[Task prompt] Once the line with "A number-theory exercise: Write" is found, return it along with every line after it, exactly, through the end of the material.

====== Exercise data

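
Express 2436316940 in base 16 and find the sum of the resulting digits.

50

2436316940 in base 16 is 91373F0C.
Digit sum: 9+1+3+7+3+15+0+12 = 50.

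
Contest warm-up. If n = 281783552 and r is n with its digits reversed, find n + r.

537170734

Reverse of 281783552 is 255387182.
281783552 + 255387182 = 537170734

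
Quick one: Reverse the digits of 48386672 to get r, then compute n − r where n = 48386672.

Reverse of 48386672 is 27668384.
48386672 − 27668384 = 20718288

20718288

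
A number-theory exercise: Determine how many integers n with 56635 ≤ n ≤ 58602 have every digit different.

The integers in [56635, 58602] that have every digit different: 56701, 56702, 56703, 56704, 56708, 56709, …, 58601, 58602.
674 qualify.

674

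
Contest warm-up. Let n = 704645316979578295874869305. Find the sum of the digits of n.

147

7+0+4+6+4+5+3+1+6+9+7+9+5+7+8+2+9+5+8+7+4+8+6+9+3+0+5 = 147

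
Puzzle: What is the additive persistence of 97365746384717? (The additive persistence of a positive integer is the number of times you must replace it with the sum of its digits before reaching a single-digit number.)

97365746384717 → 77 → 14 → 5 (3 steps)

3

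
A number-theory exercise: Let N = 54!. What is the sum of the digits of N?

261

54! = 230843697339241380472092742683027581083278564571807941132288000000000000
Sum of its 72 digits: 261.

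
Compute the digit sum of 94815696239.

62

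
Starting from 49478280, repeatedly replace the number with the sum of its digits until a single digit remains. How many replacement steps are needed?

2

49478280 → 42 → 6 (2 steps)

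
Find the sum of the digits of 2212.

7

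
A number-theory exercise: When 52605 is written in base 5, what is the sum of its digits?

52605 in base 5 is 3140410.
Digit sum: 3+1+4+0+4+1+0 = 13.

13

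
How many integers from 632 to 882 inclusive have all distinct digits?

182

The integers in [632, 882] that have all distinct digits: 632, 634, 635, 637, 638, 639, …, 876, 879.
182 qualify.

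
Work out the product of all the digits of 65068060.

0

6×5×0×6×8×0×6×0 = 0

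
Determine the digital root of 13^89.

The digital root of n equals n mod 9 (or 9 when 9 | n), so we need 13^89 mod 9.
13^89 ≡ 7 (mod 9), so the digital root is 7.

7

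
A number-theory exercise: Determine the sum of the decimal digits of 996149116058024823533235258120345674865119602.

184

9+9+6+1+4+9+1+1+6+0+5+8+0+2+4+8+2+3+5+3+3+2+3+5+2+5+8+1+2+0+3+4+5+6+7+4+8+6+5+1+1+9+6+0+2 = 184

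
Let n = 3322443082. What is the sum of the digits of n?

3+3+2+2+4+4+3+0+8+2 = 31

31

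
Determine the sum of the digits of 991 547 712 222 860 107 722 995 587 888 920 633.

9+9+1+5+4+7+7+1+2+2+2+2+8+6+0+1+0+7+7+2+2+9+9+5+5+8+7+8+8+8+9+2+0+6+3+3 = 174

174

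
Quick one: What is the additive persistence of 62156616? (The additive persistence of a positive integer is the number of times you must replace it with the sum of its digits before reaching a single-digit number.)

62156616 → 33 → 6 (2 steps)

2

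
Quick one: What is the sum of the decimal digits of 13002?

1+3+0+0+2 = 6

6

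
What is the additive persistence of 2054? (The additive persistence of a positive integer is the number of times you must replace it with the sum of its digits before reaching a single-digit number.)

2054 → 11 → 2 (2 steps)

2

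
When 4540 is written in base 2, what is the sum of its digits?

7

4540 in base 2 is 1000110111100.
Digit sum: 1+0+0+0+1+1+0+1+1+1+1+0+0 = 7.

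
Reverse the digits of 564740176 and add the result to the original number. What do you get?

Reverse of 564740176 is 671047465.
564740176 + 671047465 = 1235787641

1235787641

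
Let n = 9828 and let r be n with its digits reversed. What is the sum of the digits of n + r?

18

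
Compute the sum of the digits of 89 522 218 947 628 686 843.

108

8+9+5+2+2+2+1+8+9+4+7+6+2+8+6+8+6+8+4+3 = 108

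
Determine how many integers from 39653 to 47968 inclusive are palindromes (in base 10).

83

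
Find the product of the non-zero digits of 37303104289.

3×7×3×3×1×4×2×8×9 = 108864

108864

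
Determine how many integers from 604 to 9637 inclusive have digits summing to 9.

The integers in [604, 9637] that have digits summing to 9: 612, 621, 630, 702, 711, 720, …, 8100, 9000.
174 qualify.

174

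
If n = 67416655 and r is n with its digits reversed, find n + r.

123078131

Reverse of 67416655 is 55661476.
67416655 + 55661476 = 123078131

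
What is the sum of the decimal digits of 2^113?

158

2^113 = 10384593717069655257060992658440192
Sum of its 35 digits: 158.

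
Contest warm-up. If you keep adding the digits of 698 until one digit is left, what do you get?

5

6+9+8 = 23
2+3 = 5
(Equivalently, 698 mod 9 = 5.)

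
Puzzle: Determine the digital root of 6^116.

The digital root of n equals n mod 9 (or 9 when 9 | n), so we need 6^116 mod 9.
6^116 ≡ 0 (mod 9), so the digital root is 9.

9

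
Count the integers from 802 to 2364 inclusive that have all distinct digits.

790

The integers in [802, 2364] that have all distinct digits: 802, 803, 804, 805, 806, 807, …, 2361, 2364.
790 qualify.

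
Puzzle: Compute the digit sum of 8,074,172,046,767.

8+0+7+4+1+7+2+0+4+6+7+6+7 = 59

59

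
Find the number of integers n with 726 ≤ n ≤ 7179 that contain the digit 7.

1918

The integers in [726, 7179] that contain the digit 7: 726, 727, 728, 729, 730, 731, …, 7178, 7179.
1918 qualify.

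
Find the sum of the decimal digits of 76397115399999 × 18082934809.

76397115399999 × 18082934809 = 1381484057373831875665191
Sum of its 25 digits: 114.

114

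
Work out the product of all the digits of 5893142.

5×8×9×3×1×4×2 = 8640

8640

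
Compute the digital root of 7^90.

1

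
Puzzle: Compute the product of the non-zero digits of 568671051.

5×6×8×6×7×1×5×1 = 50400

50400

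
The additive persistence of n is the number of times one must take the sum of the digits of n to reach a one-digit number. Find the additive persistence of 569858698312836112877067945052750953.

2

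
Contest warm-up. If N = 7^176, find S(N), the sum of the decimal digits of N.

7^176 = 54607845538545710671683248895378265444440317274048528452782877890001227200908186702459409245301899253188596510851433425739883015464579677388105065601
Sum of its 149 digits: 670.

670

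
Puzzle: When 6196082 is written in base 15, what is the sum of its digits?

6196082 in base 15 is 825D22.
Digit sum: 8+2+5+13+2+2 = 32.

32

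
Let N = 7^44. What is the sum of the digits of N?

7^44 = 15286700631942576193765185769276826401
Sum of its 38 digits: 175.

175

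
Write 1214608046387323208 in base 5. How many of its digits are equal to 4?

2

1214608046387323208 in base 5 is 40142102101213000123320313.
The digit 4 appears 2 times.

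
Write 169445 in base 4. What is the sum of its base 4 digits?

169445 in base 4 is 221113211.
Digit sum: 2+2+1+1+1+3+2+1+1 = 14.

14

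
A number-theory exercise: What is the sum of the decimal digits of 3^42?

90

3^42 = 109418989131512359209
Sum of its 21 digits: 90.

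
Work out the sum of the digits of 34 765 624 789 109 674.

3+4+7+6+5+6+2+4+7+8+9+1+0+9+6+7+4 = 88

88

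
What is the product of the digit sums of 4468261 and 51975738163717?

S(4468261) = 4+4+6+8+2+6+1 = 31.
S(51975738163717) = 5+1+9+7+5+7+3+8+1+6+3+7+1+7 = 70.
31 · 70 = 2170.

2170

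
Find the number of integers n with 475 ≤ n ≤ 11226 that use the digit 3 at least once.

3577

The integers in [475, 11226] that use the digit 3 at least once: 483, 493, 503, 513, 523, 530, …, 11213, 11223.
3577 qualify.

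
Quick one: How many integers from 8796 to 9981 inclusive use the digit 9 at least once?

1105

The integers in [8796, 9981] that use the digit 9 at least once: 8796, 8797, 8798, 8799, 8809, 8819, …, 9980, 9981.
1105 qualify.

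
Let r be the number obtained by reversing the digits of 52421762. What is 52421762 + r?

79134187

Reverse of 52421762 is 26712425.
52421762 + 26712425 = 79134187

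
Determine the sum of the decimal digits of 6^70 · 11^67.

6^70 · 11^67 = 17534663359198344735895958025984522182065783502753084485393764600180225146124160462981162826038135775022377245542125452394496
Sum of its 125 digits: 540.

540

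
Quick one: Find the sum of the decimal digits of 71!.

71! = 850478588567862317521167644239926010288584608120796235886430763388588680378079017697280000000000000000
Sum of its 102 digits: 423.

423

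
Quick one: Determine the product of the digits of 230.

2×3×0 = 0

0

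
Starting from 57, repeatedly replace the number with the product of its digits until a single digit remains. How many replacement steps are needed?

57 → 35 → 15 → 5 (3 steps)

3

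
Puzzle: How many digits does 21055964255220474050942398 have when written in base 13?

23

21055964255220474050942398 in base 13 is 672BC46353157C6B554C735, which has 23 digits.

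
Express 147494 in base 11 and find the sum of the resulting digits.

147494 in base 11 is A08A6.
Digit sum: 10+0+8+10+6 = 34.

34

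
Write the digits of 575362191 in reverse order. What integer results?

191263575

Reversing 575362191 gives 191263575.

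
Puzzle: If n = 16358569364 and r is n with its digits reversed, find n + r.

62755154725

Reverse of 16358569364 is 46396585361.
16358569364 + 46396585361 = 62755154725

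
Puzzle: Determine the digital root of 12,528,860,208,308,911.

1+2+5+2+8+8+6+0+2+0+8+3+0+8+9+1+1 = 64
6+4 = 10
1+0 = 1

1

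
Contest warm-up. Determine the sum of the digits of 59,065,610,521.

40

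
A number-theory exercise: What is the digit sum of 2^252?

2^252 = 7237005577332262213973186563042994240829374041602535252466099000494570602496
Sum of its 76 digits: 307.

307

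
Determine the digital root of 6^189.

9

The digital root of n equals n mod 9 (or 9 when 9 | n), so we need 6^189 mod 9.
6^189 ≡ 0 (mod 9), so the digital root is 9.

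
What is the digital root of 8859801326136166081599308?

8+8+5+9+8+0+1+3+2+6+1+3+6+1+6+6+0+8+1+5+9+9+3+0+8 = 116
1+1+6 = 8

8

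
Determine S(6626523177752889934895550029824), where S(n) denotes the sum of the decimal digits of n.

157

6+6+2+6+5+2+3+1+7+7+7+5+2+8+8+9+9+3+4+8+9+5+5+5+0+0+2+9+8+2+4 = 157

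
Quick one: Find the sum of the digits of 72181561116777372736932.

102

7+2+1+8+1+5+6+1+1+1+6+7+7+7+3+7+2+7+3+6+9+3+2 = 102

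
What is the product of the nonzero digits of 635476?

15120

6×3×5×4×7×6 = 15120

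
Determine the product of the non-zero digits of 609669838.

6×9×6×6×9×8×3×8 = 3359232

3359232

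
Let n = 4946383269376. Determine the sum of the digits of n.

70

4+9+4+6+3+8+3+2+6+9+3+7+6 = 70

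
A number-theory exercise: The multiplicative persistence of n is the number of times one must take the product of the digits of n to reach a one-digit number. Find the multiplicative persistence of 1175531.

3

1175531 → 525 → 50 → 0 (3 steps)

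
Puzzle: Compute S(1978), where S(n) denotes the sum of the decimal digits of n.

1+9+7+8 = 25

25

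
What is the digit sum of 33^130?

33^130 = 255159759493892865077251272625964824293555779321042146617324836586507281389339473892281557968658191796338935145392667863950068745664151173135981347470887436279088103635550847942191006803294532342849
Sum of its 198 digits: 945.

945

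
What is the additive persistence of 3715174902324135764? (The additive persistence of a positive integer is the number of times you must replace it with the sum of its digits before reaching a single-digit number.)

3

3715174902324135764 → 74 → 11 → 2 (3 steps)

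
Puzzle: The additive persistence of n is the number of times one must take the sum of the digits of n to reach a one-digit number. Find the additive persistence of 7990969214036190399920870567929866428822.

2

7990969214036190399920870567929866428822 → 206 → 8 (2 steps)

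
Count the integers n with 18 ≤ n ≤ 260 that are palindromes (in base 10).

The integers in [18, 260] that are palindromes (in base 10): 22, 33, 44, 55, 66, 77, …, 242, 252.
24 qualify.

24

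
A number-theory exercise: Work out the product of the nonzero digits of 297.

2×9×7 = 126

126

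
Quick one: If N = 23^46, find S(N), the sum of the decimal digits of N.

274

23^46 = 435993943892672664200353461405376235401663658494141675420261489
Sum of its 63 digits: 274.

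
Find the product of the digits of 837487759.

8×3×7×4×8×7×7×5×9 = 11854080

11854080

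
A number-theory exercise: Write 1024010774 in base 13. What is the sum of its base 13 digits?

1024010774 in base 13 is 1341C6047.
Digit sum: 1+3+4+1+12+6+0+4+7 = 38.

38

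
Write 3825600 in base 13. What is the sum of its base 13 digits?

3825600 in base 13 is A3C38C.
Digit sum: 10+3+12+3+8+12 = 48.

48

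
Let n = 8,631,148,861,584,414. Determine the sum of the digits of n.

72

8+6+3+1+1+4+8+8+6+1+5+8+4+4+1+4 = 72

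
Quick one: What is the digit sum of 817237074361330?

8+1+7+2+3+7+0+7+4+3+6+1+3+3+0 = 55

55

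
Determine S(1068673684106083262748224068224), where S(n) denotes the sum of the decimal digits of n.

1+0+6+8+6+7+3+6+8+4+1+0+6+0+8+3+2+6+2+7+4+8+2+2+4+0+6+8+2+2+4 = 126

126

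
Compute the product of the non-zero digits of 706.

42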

============

[Worked solution]
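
A number-theory exercise: Write 1024010774 in base 13. What is the sum of its base 13 digits?

1024010774 in base 13 is 1341C6047.
Digit sum: 1+3+4+1+12+6+0+4+7 = 38.

38

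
Write 3825600 in base 13. What is the sum of its base 13 digits?

3825600 in base 13 is A3C38C.
Digit sum: 10+3+12+3+8+12 = 48.

48

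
Let n = 8,631,148,861,584,414. Determine the sum of the digits of n.

72

8+6+3+1+1+4+8+8+6+1+5+8+4+4+1+4 = 72

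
Quick one: What is the digit sum of 817237074361330?

8+1+7+2+3+7+0+7+4+3+6+1+3+3+0 = 55

55

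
Determine S(1068673684106083262748224068224), where S(n) denotes the sum of the decimal digits of n.

1+0+6+8+6+7+3+6+8+4+1+0+6+0+8+3+2+6+2+7+4+8+2+2+4+0+6+8+2+2+4 = 126

126

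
Compute the product of the non-zero digits of 706.

42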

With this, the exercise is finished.